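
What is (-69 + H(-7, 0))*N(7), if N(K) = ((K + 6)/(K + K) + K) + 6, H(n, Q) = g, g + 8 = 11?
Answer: -6435/7 ≈ -919.29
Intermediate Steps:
g = 3 (g = -8 + 11 = 3)
H(n, Q) = 3
N(K) = 6 + K + (6 + K)/(2*K) (N(K) = ((6 + K)/((2*K)) + K) + 6 = ((6 + K)*(1/(2*K)) + K) + 6 = ((6 + K)/(2*K) + K) + 6 = (K + (6 + K)/(2*K)) + 6 = 6 + K + (6 + K)/(2*K))
(-69 + H(-7, 0))*N(7) = (-69 + 3)*(13/2 + 7 + 3/7) = -66*(13/2 + 7 + 3*(1/7)) = -66*(13/2 + 7 + 3/7) = -66*195/14 = -6435/7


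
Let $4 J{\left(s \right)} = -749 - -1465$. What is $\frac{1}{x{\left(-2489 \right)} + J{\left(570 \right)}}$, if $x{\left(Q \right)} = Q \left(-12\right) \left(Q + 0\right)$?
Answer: $- \frac{1}{74341273} \approx -1.3451 \cdot 10^{-8}$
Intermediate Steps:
$J{\left(s \right)} = 179$ ($J{\left(s \right)} = \frac{-749 - -1465}{4} = \frac{-749 + 1465}{4} = \frac{1}{4} \cdot 716 = 179$)
$x{\left(Q \right)} = - 12 Q^{2}$ ($x{\left(Q \right)} = - 12 Q Q = - 12 Q^{2}$)
$\frac{1}{x{\left(-2489 \right)} + J{\left(570 \right)}} = \frac{1}{- 12 \left(-2489\right)^{2} + 179} = \frac{1}{\left(-12\right) 6195121 + 179} = \frac{1}{-74341452 + 179} = \frac{1}{-74341273} = - \frac{1}{74341273}$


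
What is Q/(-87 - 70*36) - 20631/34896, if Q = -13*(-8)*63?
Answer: -31380401/10108208 ≈ -3.1044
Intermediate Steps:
Q = 6552 (Q = 104*63 = 6552)
Q/(-87 - 70*36) - 20631/34896 = 6552/(-87 - 70*36) - 20631/34896 = 6552/(-87 - 2520) - 20631*1/34896 = 6552/(-2607) - 6877/11632 = 6552*(-1/2607) - 6877/11632 = -2184/869 - 6877/11632 = -31380401/10108208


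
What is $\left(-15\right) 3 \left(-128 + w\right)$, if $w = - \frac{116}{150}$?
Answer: $\frac{28974}{5} \approx 5794.8$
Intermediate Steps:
$w = - \frac{58}{75}$ ($w = \left(-116\right) \frac{1}{150} = - \frac{58}{75} \approx -0.77333$)
$\left(-15\right) 3 \left(-128 + w\right) = \left(-15\right) 3 \left(-128 - \frac{58}{75}\right) = \left(-45\right) \left(- \frac{9658}{75}\right) = \frac{28974}{5}$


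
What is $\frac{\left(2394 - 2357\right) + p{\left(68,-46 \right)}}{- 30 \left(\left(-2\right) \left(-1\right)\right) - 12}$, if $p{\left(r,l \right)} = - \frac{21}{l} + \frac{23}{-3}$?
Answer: $- \frac{4111}{9936} \approx -0.41375$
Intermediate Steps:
$p{\left(r,l \right)} = - \frac{23}{3} - \frac{21}{l}$ ($p{\left(r,l \right)} = - \frac{21}{l} + 23 \left(- \frac{1}{3}\right) = - \frac{21}{l} - \frac{23}{3} = - \frac{23}{3} - \frac{21}{l}$)
$\frac{\left(2394 - 2357\right) + p{\left(68,-46 \right)}}{- 30 \left(\left(-2\right) \left(-1\right)\right) - 12} = \frac{\left(2394 - 2357\right) - \left(\frac{23}{3} + \frac{21}{-46}\right)}{- 30 \left(\left(-2\right) \left(-1\right)\right) - 12} = \frac{\left(2394 - 2357\right) - \frac{995}{138}}{\left(-30\right) 2 - 12} = \frac{37 + \left(- \frac{23}{3} + \frac{21}{46}\right)}{-60 - 12} = \frac{37 - \frac{995}{138}}{-72} = \frac{4111}{138} \left(- \frac{1}{72}\right) = - \frac{4111}{9936}$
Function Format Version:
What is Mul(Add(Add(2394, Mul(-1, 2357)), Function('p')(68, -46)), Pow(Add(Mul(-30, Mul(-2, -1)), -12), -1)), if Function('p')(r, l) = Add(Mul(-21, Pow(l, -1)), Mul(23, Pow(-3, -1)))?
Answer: Rational(-4111, 9936) ≈ -0.41375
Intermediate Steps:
Function('p')(r, l) = Add(Rational(-23, 3), Mul(-21, Pow(l, -1))) (Function('p')(r, l) = Add(Mul(-21, Pow(l, -1)), Mul(23, Rational(-1, 3))) = Add(Mul(-21, Pow(l, -1)), Rational(-23, 3)) = Add(Rational(-23, 3), Mul(-21, Pow(l, -1))))
Mul(Add(Add(2394, Mul(-1, 2357)), Function('p')(68, -46)), Pow(Add(Mul(-30, Mul(-2, -1)), -12), -1)) = Mul(Add(Add(2394, Mul(-1, 2357)), Add(Rational(-23, 3), Mul(-21, Pow(-46, -1)))), Pow(Add(Mul(-30, Mul(-2, -1)), -12), -1)) = Mul(Add(Add(2394, -2357), Add(Rational(-23, 3), Mul(-21, Rational(-1, 46)))), Pow(Add(Mul(-30, 2), -12), -1)) = Mul(Add(37, Add(Rational(-23, 3), Rational(21, 46))), Pow(Add(-60, -12), -1)) = Mul(Add(37, Rational(-995, 138)), Pow(-72, -1)) = Mul(Rational(4111, 138), Rational(-1, 72)) = Rational(-4111, 9936)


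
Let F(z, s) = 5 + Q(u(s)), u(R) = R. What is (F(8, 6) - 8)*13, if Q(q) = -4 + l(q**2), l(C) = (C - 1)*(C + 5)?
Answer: 18564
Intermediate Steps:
l(C) = (-1 + C)*(5 + C)
Q(q) = -9 + q**4 + 4*q**2 (Q(q) = -4 + (-5 + (q**2)**2 + 4*q**2) = -4 + (-5 + q**4 + 4*q**2) = -9 + q**4 + 4*q**2)
F(z, s) = -4 + s**4 + 4*s**2 (F(z, s) = 5 + (-9 + s**4 + 4*s**2) = -4 + s**4 + 4*s**2)
(F(8, 6) - 8)*13 = ((-4 + 6**4 + 4*6**2) - 8)*13 = ((-4 + 1296 + 4*36) - 8)*13 = ((-4 + 1296 + 144) - 8)*13 = (1436 - 8)*13 = 1428*13 = 18564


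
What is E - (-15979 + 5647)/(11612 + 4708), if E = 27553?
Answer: 37472941/1360 ≈ 27554.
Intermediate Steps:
E - (-15979 + 5647)/(11612 + 4708) = 27553 - (-15979 + 5647)/(11612 + 4708) = 27553 - (-10332)/16320 = 27553 - 1*(-861/1360) = 27553 + 861/1360 = 37472941/1360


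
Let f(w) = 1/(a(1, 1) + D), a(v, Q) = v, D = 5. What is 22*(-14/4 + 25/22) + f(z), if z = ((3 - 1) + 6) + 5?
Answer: -311/6 ≈ -51.833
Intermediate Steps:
z = 13 (z = (2 + 6) + 5 = 8 + 5 = 13)
f(w) = ⅙ (f(w) = 1/(1 + 5) = 1/6 = ⅙)
22*(-14/4 + 25/22) + f(z) = 22*(-14/4 + 25/22) + ⅙ = 22*(-14*¼ + 25*(1/22)) + ⅙ = 22*(-7/2 + 25/22) + ⅙ = 22*(-26/11) + ⅙ = -52 + ⅙ = -311/6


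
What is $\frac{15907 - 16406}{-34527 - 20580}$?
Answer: $\frac{499}{55107} \approx 0.0090551$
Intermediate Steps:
$\frac{15907 - 16406}{-34527 - 20580} = \frac{15907 - 16406}{-55107} = \left(-499\right) \left(- \frac{1}{55107}\right) = \frac{499}{55107}$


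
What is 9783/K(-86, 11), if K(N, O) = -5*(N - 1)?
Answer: 3261/145 ≈ 22.490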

▶ YOUR OBJECTIVE: From the material above, retype precisely the lines between the line holding "Mul(23, Pow(-3, -1)))?" and the line holding "Answer: Rational(-4111, 9936) ≈ -0.41375", inclusive, and nothing beyond them.

▶ COMPLETED TASK:
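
What is Mul(Add(Add(2394, Mul(-1, 2357)), Function('p')(68, -46)), Pow(Add(Mul(-30, Mul(-2, -1)), -12), -1)), if Function('p')(r, l) = Add(Mul(-21, Pow(l, -1)), Mul(23, Pow(-3, -1)))?
Answer: Rational(-4111, 9936) ≈ -0.41375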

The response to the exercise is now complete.